● **Listed records**

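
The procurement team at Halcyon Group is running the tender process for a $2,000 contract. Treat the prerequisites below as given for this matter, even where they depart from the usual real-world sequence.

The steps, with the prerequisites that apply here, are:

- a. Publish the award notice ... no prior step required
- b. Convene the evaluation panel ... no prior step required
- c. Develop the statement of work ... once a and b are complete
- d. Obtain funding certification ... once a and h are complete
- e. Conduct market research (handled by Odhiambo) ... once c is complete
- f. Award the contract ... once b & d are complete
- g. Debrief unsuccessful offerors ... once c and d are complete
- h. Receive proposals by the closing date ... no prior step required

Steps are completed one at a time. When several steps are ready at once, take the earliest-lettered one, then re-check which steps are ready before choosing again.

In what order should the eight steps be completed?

a, b and h have no prerequisites; a has the earlier label, so a is first.
b and h are both available; b has the earlier label → b.
c now also ready, so the ready set is {c, h}; c has the earlier label → c.
e now also ready, so the ready set is {e, h}; e has the earlier label → e.
That leaves h as the only ready step → h.
Next only d has its prerequisites met → d.
Now f and g have their prerequisites met. f has the earlier label, so f next.
g needed c and d, now all done → g.

a b c e h d f g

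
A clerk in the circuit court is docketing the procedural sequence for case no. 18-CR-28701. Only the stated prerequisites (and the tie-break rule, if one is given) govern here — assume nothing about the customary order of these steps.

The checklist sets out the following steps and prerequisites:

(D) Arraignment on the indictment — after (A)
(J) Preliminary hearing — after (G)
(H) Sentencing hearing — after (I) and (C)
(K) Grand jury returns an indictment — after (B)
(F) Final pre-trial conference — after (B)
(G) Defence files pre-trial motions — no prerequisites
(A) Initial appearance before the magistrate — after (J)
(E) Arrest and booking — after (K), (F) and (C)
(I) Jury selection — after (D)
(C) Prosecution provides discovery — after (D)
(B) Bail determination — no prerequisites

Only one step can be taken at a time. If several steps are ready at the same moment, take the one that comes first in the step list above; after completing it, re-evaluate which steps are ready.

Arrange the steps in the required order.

Nothing is required for (G) and (B). (G) is listed earlier → (G) first.
Now (J) and (B) have their prerequisites met. (J) is listed earlier, so (J) next.
(A) now also ready, so the ready set is {(A), (B)}; (A) is listed earlier → (A).
(D) now also ready, so the ready set is {(D), (B)}; (D) is listed earlier → (D).
Ready: (I), (C) and (B). (I) is listed earlier → (I).
(C) and (B) are both available; (C) is listed earlier → (C).
Ready: (H) and (B). (H) is listed earlier → (H).
Next only (B) has its prerequisites met → (B).
(K) and (F) are both available; (K) is listed earlier → (K).
(F) needed (B), now all done → (F).
That leaves (E) as the only ready step → (E).

(G) → (J) → (A) → (D) → (I) → (C) → (H) → (B) → (K) → (F) → (E)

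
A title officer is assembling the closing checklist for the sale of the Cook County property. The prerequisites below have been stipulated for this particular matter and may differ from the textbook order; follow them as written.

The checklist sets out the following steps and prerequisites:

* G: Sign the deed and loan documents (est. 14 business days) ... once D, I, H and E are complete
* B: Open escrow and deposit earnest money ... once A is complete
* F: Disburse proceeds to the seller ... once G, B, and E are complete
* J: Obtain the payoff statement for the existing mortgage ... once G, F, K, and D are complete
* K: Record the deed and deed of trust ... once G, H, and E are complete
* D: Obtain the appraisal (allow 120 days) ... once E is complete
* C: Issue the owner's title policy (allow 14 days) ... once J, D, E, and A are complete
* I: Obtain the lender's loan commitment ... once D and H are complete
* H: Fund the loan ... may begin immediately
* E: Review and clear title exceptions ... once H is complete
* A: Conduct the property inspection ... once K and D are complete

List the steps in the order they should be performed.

H is the only step with nothing outstanding, so it goes first.
E needed H, now all done → E.
That leaves D as the only ready step → D.
I needed D and H, now all done → I.
That leaves G as the only ready step → G.
K needed G, H and E, now all done → K.
A is the only step now ready → A.
That leaves B as the only ready step → B.
F needed G, B and E, now all done → F.
That leaves J as the only ready step → J.
C is the only step now ready → C.

H → E → D → I → G → K → A → B → F → J → C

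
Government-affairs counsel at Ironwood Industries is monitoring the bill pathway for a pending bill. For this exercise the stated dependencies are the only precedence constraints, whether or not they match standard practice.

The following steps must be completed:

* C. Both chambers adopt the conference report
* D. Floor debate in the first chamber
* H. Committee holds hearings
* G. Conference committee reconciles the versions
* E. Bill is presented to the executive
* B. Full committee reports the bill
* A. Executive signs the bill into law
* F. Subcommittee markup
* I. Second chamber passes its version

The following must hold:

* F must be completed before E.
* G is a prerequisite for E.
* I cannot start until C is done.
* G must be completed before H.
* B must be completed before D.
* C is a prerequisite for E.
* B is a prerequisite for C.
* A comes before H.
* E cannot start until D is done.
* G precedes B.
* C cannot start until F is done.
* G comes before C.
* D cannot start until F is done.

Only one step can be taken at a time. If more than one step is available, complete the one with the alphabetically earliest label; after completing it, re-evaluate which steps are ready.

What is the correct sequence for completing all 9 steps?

Nothing is required for A, F and G. A has the earlier label → A first.
Now F and G have their prerequisites met. F has the earlier label, so F next.
Next only G has its prerequisites met → G.
Now B and H have their prerequisites met. B has the earlier label, so B next.
Ready: C, D and H. C has the earlier label → C.
Ready: D, H and I. D has the earlier label → D.
E now also ready, so the ready set is {E, H, I}; E has the earlier label → E.
H and I are both available; H has the earlier label → H.
I is the only step now ready → I.

A F G B C D E H I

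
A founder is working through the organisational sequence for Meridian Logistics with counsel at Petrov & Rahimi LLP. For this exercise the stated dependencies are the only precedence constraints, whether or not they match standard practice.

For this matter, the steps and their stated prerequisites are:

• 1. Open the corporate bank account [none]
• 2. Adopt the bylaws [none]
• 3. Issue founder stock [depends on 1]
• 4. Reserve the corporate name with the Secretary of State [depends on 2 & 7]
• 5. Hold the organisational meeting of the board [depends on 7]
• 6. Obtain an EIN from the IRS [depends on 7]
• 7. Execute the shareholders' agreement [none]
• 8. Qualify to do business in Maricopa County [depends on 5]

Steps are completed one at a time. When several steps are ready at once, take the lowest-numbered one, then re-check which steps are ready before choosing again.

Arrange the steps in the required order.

1 2 3 7 4 5 6 8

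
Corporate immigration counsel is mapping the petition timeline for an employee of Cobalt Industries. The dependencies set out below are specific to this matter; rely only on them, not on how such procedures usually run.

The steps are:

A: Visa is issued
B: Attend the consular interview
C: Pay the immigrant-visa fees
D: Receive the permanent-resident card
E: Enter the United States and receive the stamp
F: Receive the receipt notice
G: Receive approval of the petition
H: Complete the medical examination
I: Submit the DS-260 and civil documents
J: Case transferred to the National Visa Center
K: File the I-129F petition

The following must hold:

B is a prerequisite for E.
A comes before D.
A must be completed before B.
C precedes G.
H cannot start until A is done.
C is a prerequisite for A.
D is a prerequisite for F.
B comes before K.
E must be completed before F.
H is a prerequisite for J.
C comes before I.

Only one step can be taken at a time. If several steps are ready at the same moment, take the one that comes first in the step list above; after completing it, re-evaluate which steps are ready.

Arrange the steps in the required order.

C, A, B, D, E, F, G, H, I, J, K

C is the only step with nothing outstanding, so it goes first.
Ready: A, G and I. A is listed earlier → A.
B, D and H now also ready, so the ready set is {B, D, G, H, I}; B is listed earlier → B.
Now D, E, G, H, I and K have their prerequisites met. D is listed earlier, so D next.
Now E, G, H, I and K have their prerequisites met. E is listed earlier, so E next.
F now also ready, so the ready set is {F, G, H, I, K}; F is listed earlier → F.
Now G, H, I and K have their prerequisites met. G is listed earlier, so G next.
Now H, I and K have their prerequisites met. H is listed earlier, so H next.
I, J and K are all available; I is listed earlier → I.
Now J and K have their prerequisites met. J is listed earlier, so J next.
That leaves K as the only ready step → K.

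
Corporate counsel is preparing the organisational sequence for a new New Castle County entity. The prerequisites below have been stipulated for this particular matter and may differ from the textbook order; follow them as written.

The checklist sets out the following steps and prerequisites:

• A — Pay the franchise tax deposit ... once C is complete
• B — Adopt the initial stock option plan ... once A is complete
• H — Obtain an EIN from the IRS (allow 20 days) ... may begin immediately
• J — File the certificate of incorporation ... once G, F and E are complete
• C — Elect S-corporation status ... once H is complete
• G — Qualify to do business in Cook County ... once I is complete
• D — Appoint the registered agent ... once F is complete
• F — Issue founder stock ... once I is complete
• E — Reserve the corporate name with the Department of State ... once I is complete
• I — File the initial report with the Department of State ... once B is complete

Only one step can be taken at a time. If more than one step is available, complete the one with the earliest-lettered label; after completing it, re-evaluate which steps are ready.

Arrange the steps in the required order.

Only H has no prerequisites, so it is first.
C needed H, now all done → C.
A is the only step now ready → A.
B is the only step now ready → B.
I is the only step now ready → I.
Now E, F and G have their prerequisites met. E has the earlier label, so E next.
Ready: F and G. F has the earlier label → F.
Now D and G have their prerequisites met. D has the earlier label, so D next.
Next only G has its prerequisites met → G.
J needed E, F and G, now all done → J.

H, C, A, B, I, E, F, D, G, J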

● **What you have to do**
Among the lines above, find the one with "For this matter, the" and the one with "board [depends on 7]". Quote both and everything between them, exactly.

● **Result of the task**
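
For this matter, the steps and their stated prerequisites are:

• 1. Open the corporate bank account [none]
• 2. Adopt the bylaws [none]
• 3. Issue founder stock [depends on 1]
• 4. Reserve the corporate name with the Secretary of State [depends on 2 & 7]
• 5. Hold the organisational meeting of the board [depends on 7]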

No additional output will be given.